• _DESCRIPTION OF THE TASK_
Identify each line below containing the string "piece" and copy it.

• _DATASET ENTRIES_

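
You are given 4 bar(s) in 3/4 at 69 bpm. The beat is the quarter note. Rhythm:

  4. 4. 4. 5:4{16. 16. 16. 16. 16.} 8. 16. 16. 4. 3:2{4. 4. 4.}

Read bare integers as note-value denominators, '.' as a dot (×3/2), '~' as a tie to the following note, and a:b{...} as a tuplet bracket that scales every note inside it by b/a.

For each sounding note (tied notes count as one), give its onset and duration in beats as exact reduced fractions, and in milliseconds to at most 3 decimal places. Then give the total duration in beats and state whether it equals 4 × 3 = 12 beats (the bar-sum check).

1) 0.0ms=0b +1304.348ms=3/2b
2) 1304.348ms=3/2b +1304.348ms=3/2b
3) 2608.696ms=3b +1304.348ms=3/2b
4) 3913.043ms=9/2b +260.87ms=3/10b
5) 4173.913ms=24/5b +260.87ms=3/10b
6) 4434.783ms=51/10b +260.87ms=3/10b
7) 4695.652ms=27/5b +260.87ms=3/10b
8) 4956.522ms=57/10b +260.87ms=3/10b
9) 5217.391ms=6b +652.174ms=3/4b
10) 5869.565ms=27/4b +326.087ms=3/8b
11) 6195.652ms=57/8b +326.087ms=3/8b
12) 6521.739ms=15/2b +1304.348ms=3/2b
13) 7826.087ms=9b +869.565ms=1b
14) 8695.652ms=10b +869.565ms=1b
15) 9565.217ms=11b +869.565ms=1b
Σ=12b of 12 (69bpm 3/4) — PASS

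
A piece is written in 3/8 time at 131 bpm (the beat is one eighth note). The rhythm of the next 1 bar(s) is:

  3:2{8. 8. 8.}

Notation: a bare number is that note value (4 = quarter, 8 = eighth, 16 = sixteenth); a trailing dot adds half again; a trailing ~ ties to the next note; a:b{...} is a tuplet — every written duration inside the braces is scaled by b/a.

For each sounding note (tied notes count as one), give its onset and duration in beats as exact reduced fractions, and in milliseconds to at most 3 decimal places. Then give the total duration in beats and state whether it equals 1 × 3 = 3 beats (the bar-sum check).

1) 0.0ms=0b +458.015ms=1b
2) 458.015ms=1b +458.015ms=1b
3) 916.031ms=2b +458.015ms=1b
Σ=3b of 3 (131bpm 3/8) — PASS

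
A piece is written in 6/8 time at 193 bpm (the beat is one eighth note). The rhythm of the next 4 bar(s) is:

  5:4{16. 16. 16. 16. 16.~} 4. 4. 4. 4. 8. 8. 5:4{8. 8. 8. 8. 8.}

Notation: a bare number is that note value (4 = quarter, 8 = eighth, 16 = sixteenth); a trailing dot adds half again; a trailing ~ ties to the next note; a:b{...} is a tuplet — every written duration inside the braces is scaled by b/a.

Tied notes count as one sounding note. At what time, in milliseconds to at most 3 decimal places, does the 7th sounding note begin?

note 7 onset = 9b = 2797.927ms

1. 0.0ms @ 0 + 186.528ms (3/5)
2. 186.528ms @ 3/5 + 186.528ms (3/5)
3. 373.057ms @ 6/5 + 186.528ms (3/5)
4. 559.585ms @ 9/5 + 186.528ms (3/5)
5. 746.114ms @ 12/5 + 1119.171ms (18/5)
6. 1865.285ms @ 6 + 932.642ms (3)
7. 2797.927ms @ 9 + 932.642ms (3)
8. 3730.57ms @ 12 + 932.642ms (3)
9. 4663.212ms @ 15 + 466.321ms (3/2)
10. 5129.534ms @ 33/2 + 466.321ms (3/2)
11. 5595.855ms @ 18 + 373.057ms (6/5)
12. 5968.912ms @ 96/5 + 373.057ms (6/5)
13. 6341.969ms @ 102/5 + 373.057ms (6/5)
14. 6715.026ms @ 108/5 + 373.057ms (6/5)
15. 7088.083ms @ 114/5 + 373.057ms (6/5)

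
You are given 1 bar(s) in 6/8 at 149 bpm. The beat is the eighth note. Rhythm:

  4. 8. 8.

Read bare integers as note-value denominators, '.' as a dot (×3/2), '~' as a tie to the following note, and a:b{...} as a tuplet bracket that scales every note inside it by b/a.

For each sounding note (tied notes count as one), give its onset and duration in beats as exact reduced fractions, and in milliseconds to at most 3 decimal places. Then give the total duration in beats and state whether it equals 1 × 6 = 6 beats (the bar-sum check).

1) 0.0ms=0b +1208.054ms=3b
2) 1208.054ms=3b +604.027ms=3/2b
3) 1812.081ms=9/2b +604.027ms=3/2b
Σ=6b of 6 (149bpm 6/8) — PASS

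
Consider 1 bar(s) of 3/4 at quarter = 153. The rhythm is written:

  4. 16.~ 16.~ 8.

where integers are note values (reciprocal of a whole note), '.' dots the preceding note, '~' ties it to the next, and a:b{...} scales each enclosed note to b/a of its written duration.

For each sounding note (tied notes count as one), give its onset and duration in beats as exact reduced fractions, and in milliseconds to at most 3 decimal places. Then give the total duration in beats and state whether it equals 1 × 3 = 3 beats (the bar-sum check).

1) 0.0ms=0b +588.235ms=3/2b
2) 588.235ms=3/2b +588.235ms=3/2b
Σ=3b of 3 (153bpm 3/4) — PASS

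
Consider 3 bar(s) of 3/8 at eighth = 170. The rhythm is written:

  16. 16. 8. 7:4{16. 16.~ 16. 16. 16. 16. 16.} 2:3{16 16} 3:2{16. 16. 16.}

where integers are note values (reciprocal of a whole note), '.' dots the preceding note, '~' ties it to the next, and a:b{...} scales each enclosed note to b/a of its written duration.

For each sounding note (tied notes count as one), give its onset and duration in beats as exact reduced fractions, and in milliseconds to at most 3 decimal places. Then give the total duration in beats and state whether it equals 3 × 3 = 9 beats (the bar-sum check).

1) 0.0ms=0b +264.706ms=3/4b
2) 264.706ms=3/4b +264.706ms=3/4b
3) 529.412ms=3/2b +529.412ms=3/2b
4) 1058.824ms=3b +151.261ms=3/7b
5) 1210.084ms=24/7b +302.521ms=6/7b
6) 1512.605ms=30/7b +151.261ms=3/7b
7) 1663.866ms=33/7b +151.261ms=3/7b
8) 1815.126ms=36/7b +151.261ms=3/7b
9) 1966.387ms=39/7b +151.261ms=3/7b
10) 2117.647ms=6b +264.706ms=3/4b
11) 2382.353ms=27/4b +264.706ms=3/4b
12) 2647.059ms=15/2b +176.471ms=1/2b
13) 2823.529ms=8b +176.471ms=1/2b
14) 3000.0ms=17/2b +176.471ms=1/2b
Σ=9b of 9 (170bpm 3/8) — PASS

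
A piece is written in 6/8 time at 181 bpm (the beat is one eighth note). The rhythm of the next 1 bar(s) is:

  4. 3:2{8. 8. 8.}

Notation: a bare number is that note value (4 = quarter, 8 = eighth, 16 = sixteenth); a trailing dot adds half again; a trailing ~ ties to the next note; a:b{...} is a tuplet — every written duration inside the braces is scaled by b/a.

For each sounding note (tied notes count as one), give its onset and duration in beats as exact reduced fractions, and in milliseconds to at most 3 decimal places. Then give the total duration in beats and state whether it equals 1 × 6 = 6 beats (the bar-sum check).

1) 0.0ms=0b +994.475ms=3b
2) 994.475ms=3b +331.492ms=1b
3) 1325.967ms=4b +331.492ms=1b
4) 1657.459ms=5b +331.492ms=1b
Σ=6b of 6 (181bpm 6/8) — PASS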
* * *
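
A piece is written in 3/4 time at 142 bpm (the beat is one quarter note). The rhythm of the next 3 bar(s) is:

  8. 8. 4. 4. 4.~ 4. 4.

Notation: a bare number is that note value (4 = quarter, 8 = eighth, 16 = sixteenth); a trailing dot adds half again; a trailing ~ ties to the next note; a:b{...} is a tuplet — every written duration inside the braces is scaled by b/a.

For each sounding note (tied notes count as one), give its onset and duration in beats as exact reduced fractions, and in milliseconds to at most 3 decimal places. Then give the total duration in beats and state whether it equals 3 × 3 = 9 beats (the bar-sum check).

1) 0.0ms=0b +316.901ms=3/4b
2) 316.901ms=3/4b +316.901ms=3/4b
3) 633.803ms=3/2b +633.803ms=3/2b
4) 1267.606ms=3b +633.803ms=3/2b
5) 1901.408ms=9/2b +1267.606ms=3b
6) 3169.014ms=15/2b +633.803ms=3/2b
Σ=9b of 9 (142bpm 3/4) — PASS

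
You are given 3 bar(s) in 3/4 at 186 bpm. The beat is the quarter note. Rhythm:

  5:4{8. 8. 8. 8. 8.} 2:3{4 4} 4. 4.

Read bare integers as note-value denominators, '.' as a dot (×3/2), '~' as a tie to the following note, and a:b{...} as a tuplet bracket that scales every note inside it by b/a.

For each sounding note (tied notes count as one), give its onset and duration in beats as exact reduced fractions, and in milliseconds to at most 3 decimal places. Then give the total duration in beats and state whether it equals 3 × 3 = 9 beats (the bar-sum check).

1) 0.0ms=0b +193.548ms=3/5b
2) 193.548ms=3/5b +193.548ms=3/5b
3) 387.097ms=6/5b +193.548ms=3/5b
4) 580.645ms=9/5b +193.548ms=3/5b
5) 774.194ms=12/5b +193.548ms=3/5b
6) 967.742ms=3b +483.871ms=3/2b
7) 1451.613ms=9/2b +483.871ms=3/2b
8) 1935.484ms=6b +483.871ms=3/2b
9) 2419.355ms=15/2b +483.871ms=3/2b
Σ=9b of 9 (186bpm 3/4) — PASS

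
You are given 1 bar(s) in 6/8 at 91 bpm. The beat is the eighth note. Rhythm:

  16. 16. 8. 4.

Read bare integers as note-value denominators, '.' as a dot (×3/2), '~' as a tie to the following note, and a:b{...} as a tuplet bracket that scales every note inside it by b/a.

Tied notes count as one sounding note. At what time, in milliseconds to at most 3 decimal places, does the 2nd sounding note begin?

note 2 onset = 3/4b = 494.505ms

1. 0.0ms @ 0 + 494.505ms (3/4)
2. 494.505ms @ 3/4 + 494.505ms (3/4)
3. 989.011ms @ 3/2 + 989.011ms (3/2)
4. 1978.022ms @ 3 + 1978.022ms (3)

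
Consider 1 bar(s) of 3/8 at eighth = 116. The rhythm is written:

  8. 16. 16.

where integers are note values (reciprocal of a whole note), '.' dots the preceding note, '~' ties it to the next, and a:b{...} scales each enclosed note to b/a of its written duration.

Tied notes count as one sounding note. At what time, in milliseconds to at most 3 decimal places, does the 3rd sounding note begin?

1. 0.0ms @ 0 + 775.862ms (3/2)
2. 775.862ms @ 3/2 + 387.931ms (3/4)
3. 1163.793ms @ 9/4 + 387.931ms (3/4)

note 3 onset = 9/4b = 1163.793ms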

• _SOLUTION TO THIS TASK_
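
A piece is written in 3/8 time at 131 bpm (the beat is one eighth note). The rhythm of the next 1 bar(s) is:
A piece is written in 6/8 time at 193 bpm (the beat is one eighth note). The rhythm of the next 4 bar(s) is:
A piece is written in 6/8 time at 181 bpm (the beat is one eighth note). The rhythm of the next 1 bar(s) is:
A piece is written in 3/4 time at 142 bpm (the beat is one quarter note). The rhythm of the next 3 bar(s) is: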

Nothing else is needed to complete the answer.